--- PROBLEM ---
Output each line of the material exactly as it stands.

--- RECORDS PROVIDED ---
[Start of Attachment]
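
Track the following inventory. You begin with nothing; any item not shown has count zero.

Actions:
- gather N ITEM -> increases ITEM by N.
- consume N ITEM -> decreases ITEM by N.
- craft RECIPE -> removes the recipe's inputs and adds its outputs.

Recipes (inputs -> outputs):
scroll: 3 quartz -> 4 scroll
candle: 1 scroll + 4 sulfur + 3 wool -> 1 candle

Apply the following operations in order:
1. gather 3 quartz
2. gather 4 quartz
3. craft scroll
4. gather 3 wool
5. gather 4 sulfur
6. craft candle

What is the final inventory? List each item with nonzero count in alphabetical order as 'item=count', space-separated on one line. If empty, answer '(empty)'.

Answer: candle=1 quartz=4 scroll=3

Derivation:
After 1 (gather 3 quartz): quartz=3
After 2 (gather 4 quartz): quartz=7
After 3 (craft scroll): quartz=4 scroll=4
After 4 (gather 3 wool): quartz=4 scroll=4 wool=3
After 5 (gather 4 sulfur): quartz=4 scroll=4 sulfur=4 wool=3
After 6 (craft candle): candle=1 quartz=4 scroll=3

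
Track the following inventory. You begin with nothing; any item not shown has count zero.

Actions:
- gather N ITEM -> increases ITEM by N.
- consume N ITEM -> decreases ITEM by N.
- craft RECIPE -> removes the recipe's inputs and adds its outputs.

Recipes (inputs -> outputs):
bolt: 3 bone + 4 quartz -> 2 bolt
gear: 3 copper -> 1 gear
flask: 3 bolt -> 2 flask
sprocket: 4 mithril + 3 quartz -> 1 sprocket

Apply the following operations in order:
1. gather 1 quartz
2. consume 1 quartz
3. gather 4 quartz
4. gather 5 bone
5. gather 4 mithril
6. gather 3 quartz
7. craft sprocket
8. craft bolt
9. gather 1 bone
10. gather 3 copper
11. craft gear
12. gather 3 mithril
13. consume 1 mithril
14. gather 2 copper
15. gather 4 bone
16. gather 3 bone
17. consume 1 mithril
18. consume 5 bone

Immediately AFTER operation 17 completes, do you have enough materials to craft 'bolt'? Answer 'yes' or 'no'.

After 1 (gather 1 quartz): quartz=1
After 2 (consume 1 quartz): (empty)
After 3 (gather 4 quartz): quartz=4
After 4 (gather 5 bone): bone=5 quartz=4
After 5 (gather 4 mithril): bone=5 mithril=4 quartz=4
After 6 (gather 3 quartz): bone=5 mithril=4 quartz=7
After 7 (craft sprocket): bone=5 quartz=4 sprocket=1
After 8 (craft bolt): bolt=2 bone=2 sprocket=1
After 9 (gather 1 bone): bolt=2 bone=3 sprocket=1
After 10 (gather 3 copper): bolt=2 bone=3 copper=3 sprocket=1
After 11 (craft gear): bolt=2 bone=3 gear=1 sprocket=1
After 12 (gather 3 mithril): bolt=2 bone=3 gear=1 mithril=3 sprocket=1
After 13 (consume 1 mithril): bolt=2 bone=3 gear=1 mithril=2 sprocket=1
After 14 (gather 2 copper): bolt=2 bone=3 copper=2 gear=1 mithril=2 sprocket=1
After 15 (gather 4 bone): bolt=2 bone=7 copper=2 gear=1 mithril=2 sprocket=1
After 16 (gather 3 bone): bolt=2 bone=10 copper=2 gear=1 mithril=2 sprocket=1
After 17 (consume 1 mithril): bolt=2 bone=10 copper=2 gear=1 mithril=1 sprocket=1

Answer: no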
[End of Attachment]
--- FINAL ANSWER ---
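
Track the following inventory. You begin with nothing; any item not shown has count zero.

Actions:
- gather N ITEM -> increases ITEM by N.
- consume N ITEM -> decreases ITEM by N.
- craft RECIPE -> removes the recipe's inputs and adds its outputs.

Recipes (inputs -> outputs):
scroll: 3 quartz -> 4 scroll
candle: 1 scroll + 4 sulfur + 3 wool -> 1 candle

Apply the following operations in order:
1. gather 3 quartz
2. gather 4 quartz
3. craft scroll
4. gather 3 wool
5. gather 4 sulfur
6. craft candle

What is the final inventory? List each item with nonzero count in alphabetical order as 'item=count', space-separated on one line. If empty, answer '(empty)'.

Answer: candle=1 quartz=4 scroll=3

Derivation:
After 1 (gather 3 quartz): quartz=3
After 2 (gather 4 quartz): quartz=7
After 3 (craft scroll): quartz=4 scroll=4
After 4 (gather 3 wool): quartz=4 scroll=4 wool=3
After 5 (gather 4 sulfur): quartz=4 scroll=4 sulfur=4 wool=3
After 6 (craft candle): candle=1 quartz=4 scroll=3

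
Track the following inventory. You begin with nothing; any item not shown has count zero.

Actions:
- gather N ITEM -> increases ITEM by N.
- consume N ITEM -> decreases ITEM by N.
- craft RECIPE -> removes the recipe's inputs and adds its outputs.

Recipes (inputs -> outputs):
bolt: 3 bone + 4 quartz -> 2 bolt
gear: 3 copper -> 1 gear
flask: 3 bolt -> 2 flask
sprocket: 4 mithril + 3 quartz -> 1 sprocket

Apply the following operations in order:
1. gather 1 quartz
2. consume 1 quartz
3. gather 4 quartz
4. gather 5 bone
5. gather 4 mithril
6. gather 3 quartz
7. craft sprocket
8. craft bolt
9. gather 1 bone
10. gather 3 copper
11. craft gear
12. gather 3 mithril
13. consume 1 mithril
14. gather 2 copper
15. gather 4 bone
16. gather 3 bone
17. consume 1 mithril
18. consume 5 bone

Immediately AFTER operation 17 completes, do you have enough materials to craft 'bolt'? Answer 'yes' or 'no'.

After 1 (gather 1 quartz): quartz=1
After 2 (consume 1 quartz): (empty)
After 3 (gather 4 quartz): quartz=4
After 4 (gather 5 bone): bone=5 quartz=4
After 5 (gather 4 mithril): bone=5 mithril=4 quartz=4
After 6 (gather 3 quartz): bone=5 mithril=4 quartz=7
After 7 (craft sprocket): bone=5 quartz=4 sprocket=1
After 8 (craft bolt): bolt=2 bone=2 sprocket=1
After 9 (gather 1 bone): bolt=2 bone=3 sprocket=1
After 10 (gather 3 copper): bolt=2 bone=3 copper=3 sprocket=1
After 11 (craft gear): bolt=2 bone=3 gear=1 sprocket=1
After 12 (gather 3 mithril): bolt=2 bone=3 gear=1 mithril=3 sprocket=1
After 13 (consume 1 mithril): bolt=2 bone=3 gear=1 mithril=2 sprocket=1
After 14 (gather 2 copper): bolt=2 bone=3 copper=2 gear=1 mithril=2 sprocket=1
After 15 (gather 4 bone): bolt=2 bone=7 copper=2 gear=1 mithril=2 sprocket=1
After 16 (gather 3 bone): bolt=2 bone=10 copper=2 gear=1 mithril=2 sprocket=1
After 17 (consume 1 mithril): bolt=2 bone=10 copper=2 gear=1 mithril=1 sprocket=1

Answer: no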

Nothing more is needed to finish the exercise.